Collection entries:

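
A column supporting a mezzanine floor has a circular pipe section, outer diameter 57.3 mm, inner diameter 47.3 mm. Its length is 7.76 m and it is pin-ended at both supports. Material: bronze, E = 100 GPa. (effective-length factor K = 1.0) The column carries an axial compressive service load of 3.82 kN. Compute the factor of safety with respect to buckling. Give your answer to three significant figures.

d_o = 57.3 mm, d_i = 47.3 mm
I = π(d_o⁴ − d_i⁴)/64 = π(57.3⁴ − 47.30⁴)/64 = 2.835×10^5 mm⁴
I = 2.835×10^5 mm⁴ = 2.835×10^-7 m⁴
Effective length L_e = K·L = 1 × 7.76 = 7.760 m
P_cr = π²EI / L_e² = π² × 100×10⁹ × 2.835×10^-7 / 7.760² = 4.646×10^3 N
Factor of safety n = P_cr / P = 4.6458 / 3.82 = 1.22

n ≈ 1.22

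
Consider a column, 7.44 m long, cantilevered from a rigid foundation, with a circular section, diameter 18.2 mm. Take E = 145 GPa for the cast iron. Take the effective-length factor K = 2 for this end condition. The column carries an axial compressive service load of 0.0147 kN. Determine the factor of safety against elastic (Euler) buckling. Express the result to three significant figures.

I = πd⁴/64 = π×18.2⁴/64 = 5.386×10^3 mm⁴
I = 5.386×10^3 mm⁴ = 5.386×10^-9 m⁴
Effective length L_e = K·L = 2 × 7.44 = 14.88 m
P_cr = π²EI / L_e² = π² × 145×10⁹ × 5.386×10^-9 / 14.88² = 34.81 N
Factor of safety n = P_cr / P = 0.034811 / 0.0147 = 2.37

n ≈ 2.37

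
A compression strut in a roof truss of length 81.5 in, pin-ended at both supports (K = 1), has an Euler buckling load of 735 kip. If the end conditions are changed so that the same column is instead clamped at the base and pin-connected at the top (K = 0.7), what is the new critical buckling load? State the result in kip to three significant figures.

P_cr ∝ 1/K², so P_cr,new = P_cr,old × (K_old/K_new)² = 735 × (1/0.7)²
= 735 × 2.041 = 1500 kip

P_cr ≈ 1500 kip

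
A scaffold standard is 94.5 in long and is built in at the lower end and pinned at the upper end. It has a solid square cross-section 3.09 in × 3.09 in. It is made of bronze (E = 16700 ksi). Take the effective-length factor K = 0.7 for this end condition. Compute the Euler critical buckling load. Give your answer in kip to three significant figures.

P_cr ≈ 286 kip

I = a⁴/12 = 3.09⁴/12 = 7.597 in⁴
Effective length L_e = K·L = 0.7 × 94.5 = 66.15 in
P_cr = π²EI / L_e² = π² × 16700×10³ × 7.597 / 66.15² = 2.862×10^5 lb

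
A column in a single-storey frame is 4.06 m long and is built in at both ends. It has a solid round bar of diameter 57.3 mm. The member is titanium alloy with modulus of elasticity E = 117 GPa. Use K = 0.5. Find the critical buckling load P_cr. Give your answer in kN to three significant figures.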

EXERCISE DESCRIPTION: What is needed is a word-for-word restatement of every line from the one with "A scaffold standard" to the end of the entries above.

EXERCISE RESULT:
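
A scaffold standard is 94.5 in long and is built in at the lower end and pinned at the upper end. It has a solid square cross-section 3.09 in × 3.09 in. It is made of bronze (E = 16700 ksi). Take the effective-length factor K = 0.7 for this end condition. Compute the Euler critical buckling load. Give your answer in kip to three significant figures.

P_cr ≈ 286 kip

I = a⁴/12 = 3.09⁴/12 = 7.597 in⁴
Effective length L_e = K·L = 0.7 × 94.5 = 66.15 in
P_cr = π²EI / L_e² = π² × 16700×10³ × 7.597 / 66.15² = 2.862×10^5 lb

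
A column in a single-storey frame is 4.06 m long and is built in at both ends. It has a solid round bar of diameter 57.3 mm. The member is titanium alloy with modulus of elasticity E = 117 GPa. Use K = 0.5. Find the critical buckling load P_cr. Give your answer in kN to three significant figures.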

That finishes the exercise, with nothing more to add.